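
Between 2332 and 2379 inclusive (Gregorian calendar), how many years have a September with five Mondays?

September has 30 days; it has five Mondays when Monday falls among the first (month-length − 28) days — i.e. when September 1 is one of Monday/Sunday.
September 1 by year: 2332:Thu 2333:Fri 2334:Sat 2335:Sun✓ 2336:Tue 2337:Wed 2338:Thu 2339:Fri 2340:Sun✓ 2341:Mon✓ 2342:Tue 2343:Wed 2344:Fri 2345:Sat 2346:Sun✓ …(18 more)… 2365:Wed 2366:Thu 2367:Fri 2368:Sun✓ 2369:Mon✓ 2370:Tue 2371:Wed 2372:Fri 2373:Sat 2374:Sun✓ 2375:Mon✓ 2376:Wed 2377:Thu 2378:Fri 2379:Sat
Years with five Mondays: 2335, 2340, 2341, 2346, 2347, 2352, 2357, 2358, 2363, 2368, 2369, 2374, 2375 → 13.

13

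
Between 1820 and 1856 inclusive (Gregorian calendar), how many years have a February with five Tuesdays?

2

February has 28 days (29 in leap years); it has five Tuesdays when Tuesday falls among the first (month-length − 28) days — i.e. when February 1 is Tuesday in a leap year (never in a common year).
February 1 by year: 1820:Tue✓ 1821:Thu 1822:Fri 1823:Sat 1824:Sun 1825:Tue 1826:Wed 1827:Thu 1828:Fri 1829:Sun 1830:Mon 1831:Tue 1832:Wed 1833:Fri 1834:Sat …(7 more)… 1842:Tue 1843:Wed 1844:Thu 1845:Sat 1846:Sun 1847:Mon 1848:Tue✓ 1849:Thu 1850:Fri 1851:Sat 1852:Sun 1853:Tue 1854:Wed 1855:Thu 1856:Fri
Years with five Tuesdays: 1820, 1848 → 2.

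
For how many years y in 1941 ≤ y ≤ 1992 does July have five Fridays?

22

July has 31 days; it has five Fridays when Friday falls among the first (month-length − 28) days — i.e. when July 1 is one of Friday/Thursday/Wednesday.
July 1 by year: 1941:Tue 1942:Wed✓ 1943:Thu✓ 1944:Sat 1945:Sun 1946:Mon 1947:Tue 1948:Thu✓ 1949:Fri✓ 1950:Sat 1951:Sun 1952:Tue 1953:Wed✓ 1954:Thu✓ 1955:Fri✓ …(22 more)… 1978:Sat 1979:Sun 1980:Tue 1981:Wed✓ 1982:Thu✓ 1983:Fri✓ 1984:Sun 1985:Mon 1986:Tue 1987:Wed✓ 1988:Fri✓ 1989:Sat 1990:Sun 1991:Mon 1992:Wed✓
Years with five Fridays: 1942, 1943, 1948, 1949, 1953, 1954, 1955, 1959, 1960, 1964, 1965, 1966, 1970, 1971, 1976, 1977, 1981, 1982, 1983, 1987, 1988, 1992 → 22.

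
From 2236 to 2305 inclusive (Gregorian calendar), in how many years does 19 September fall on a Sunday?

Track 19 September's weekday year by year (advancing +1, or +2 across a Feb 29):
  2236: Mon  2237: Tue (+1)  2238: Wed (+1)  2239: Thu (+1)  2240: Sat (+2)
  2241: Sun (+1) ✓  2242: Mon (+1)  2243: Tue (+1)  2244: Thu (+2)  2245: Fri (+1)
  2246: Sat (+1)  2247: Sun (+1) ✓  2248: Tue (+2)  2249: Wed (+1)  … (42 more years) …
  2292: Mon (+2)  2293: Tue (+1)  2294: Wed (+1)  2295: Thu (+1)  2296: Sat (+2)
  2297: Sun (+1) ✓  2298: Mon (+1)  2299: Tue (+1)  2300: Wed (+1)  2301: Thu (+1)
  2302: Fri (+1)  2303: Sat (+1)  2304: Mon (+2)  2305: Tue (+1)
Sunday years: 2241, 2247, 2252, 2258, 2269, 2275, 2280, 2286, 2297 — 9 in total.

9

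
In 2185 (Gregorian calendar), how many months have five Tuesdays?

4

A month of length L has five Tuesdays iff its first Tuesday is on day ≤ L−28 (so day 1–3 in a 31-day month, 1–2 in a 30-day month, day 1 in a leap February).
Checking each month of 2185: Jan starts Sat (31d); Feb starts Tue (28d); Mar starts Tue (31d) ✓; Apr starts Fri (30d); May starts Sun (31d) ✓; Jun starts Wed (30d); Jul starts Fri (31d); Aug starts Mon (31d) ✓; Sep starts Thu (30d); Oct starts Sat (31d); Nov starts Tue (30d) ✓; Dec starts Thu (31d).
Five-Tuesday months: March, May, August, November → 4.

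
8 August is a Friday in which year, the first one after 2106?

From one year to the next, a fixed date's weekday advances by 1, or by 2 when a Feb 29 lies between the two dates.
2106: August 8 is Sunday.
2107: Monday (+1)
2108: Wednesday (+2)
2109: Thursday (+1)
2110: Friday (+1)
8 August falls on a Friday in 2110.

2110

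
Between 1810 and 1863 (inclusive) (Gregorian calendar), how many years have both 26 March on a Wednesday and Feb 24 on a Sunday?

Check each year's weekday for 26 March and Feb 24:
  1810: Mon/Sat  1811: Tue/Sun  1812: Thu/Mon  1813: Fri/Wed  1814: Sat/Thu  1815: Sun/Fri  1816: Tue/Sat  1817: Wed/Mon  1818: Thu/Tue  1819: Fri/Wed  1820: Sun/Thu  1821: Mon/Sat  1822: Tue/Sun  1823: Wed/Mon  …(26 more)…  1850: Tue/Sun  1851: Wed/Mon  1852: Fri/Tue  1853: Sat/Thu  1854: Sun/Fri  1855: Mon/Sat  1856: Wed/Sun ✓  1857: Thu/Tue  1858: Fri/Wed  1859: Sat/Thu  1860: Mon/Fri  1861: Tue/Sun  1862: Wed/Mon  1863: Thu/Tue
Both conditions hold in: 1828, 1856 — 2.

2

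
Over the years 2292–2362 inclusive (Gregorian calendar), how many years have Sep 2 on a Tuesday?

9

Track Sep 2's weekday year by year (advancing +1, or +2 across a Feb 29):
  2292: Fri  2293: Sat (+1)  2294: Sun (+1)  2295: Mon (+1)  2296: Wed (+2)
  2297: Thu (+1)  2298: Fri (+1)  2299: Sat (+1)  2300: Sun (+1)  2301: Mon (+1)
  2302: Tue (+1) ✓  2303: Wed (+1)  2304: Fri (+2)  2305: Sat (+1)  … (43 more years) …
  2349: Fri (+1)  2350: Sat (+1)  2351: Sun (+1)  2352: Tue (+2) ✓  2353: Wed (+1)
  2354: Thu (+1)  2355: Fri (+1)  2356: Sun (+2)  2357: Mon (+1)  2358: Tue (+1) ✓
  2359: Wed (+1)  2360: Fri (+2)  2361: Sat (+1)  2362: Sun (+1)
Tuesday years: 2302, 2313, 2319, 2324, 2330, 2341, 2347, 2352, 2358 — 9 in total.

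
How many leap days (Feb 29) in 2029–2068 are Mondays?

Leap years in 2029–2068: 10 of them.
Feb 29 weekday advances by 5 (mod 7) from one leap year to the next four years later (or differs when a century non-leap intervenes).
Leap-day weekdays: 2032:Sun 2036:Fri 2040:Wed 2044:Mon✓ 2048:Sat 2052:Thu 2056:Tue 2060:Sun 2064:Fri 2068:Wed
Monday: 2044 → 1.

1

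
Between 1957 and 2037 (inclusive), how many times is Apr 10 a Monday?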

▬▬▬▬▬▬▬▬▬▬

### WHAT IS NEEDED
Please give back the listing in full; each line must match exactly.

### RESPONSE TO THE TASK
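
Between 2332 and 2379 inclusive (Gregorian calendar), how many years have a September with five Mondays?

September has 30 days; it has five Mondays when Monday falls among the first (month-length − 28) days — i.e. when September 1 is one of Monday/Sunday.
September 1 by year: 2332:Thu 2333:Fri 2334:Sat 2335:Sun✓ 2336:Tue 2337:Wed 2338:Thu 2339:Fri 2340:Sun✓ 2341:Mon✓ 2342:Tue 2343:Wed 2344:Fri 2345:Sat 2346:Sun✓ …(18 more)… 2365:Wed 2366:Thu 2367:Fri 2368:Sun✓ 2369:Mon✓ 2370:Tue 2371:Wed 2372:Fri 2373:Sat 2374:Sun✓ 2375:Mon✓ 2376:Wed 2377:Thu 2378:Fri 2379:Sat
Years with five Mondays: 2335, 2340, 2341, 2346, 2347, 2352, 2357, 2358, 2363, 2368, 2369, 2374, 2375 → 13.

13

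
Between 1820 and 1856 inclusive (Gregorian calendar), how many years have a February with five Tuesdays?

2

February has 28 days (29 in leap years); it has five Tuesdays when Tuesday falls among the first (month-length − 28) days — i.e. when February 1 is Tuesday in a leap year (never in a common year).
February 1 by year: 1820:Tue✓ 1821:Thu 1822:Fri 1823:Sat 1824:Sun 1825:Tue 1826:Wed 1827:Thu 1828:Fri 1829:Sun 1830:Mon 1831:Tue 1832:Wed 1833:Fri 1834:Sat …(7 more)… 1842:Tue 1843:Wed 1844:Thu 1845:Sat 1846:Sun 1847:Mon 1848:Tue✓ 1849:Thu 1850:Fri 1851:Sat 1852:Sun 1853:Tue 1854:Wed 1855:Thu 1856:Fri
Years with five Tuesdays: 1820, 1848 → 2.

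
For how many years y in 1941 ≤ y ≤ 1992 does July have five Fridays?

22

July has 31 days; it has five Fridays when Friday falls among the first (month-length − 28) days — i.e. when July 1 is one of Friday/Thursday/Wednesday.
July 1 by year: 1941:Tue 1942:Wed✓ 1943:Thu✓ 1944:Sat 1945:Sun 1946:Mon 1947:Tue 1948:Thu✓ 1949:Fri✓ 1950:Sat 1951:Sun 1952:Tue 1953:Wed✓ 1954:Thu✓ 1955:Fri✓ …(22 more)… 1978:Sat 1979:Sun 1980:Tue 1981:Wed✓ 1982:Thu✓ 1983:Fri✓ 1984:Sun 1985:Mon 1986:Tue 1987:Wed✓ 1988:Fri✓ 1989:Sat 1990:Sun 1991:Mon 1992:Wed✓
Years with five Fridays: 1942, 1943, 1948, 1949, 1953, 1954, 1955, 1959, 1960, 1964, 1965, 1966, 1970, 1971, 1976, 1977, 1981, 1982, 1983, 1987, 1988, 1992 → 22.

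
From 2236 to 2305 inclusive (Gregorian calendar), in how many years does 19 September fall on a Sunday?

Track 19 September's weekday year by year (advancing +1, or +2 across a Feb 29):
  2236: Mon  2237: Tue (+1)  2238: Wed (+1)  2239: Thu (+1)  2240: Sat (+2)
  2241: Sun (+1) ✓  2242: Mon (+1)  2243: Tue (+1)  2244: Thu (+2)  2245: Fri (+1)
  2246: Sat (+1)  2247: Sun (+1) ✓  2248: Tue (+2)  2249: Wed (+1)  … (42 more years) …
  2292: Mon (+2)  2293: Tue (+1)  2294: Wed (+1)  2295: Thu (+1)  2296: Sat (+2)
  2297: Sun (+1) ✓  2298: Mon (+1)  2299: Tue (+1)  2300: Wed (+1)  2301: Thu (+1)
  2302: Fri (+1)  2303: Sat (+1)  2304: Mon (+2)  2305: Tue (+1)
Sunday years: 2241, 2247, 2252, 2258, 2269, 2275, 2280, 2286, 2297 — 9 in total.

9

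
In 2185 (Gregorian calendar), how many months have five Tuesdays?

4

A month of length L has five Tuesdays iff its first Tuesday is on day ≤ L−28 (so day 1–3 in a 31-day month, 1–2 in a 30-day month, day 1 in a leap February).
Checking each month of 2185: Jan starts Sat (31d); Feb starts Tue (28d); Mar starts Tue (31d) ✓; Apr starts Fri (30d); May starts Sun (31d) ✓; Jun starts Wed (30d); Jul starts Fri (31d); Aug starts Mon (31d) ✓; Sep starts Thu (30d); Oct starts Sat (31d); Nov starts Tue (30d) ✓; Dec starts Thu (31d).
Five-Tuesday months: March, May, August, November → 4.

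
8 August is a Friday in which year, the first one after 2106?

From one year to the next, a fixed date's weekday advances by 1, or by 2 when a Feb 29 lies between the two dates.
2106: August 8 is Sunday.
2107: Monday (+1)
2108: Wednesday (+2)
2109: Thursday (+1)
2110: Friday (+1)
8 August falls on a Friday in 2110.

2110

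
Between 1810 and 1863 (inclusive) (Gregorian calendar), how many years have both 26 March on a Wednesday and Feb 24 on a Sunday?

Check each year's weekday for 26 March and Feb 24:
  1810: Mon/Sat  1811: Tue/Sun  1812: Thu/Mon  1813: Fri/Wed  1814: Sat/Thu  1815: Sun/Fri  1816: Tue/Sat  1817: Wed/Mon  1818: Thu/Tue  1819: Fri/Wed  1820: Sun/Thu  1821: Mon/Sat  1822: Tue/Sun  1823: Wed/Mon  …(26 more)…  1850: Tue/Sun  1851: Wed/Mon  1852: Fri/Tue  1853: Sat/Thu  1854: Sun/Fri  1855: Mon/Sat  1856: Wed/Sun ✓  1857: Thu/Tue  1858: Fri/Wed  1859: Sat/Thu  1860: Mon/Fri  1861: Tue/Sun  1862: Wed/Mon  1863: Thu/Tue
Both conditions hold in: 1828, 1856 — 2.

2

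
Over the years 2292–2362 inclusive (Gregorian calendar), how many years have Sep 2 on a Tuesday?

9

Track Sep 2's weekday year by year (advancing +1, or +2 across a Feb 29):
  2292: Fri  2293: Sat (+1)  2294: Sun (+1)  2295: Mon (+1)  2296: Wed (+2)
  2297: Thu (+1)  2298: Fri (+1)  2299: Sat (+1)  2300: Sun (+1)  2301: Mon (+1)
  2302: Tue (+1) ✓  2303: Wed (+1)  2304: Fri (+2)  2305: Sat (+1)  … (43 more years) …
  2349: Fri (+1)  2350: Sat (+1)  2351: Sun (+1)  2352: Tue (+2) ✓  2353: Wed (+1)
  2354: Thu (+1)  2355: Fri (+1)  2356: Sun (+2)  2357: Mon (+1)  2358: Tue (+1) ✓
  2359: Wed (+1)  2360: Fri (+2)  2361: Sat (+1)  2362: Sun (+1)
Tuesday years: 2302, 2313, 2319, 2324, 2330, 2341, 2347, 2352, 2358 — 9 in total.

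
How many leap days (Feb 29) in 2029–2068 are Mondays?

Leap years in 2029–2068: 10 of them.
Feb 29 weekday advances by 5 (mod 7) from one leap year to the next four years later (or differs when a century non-leap intervenes).
Leap-day weekdays: 2032:Sun 2036:Fri 2040:Wed 2044:Mon✓ 2048:Sat 2052:Thu 2056:Tue 2060:Sun 2064:Fri 2068:Wed
Monday: 2044 → 1.

1

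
Between 1957 and 2037 (inclusive), how many times is Apr 10 a Monday?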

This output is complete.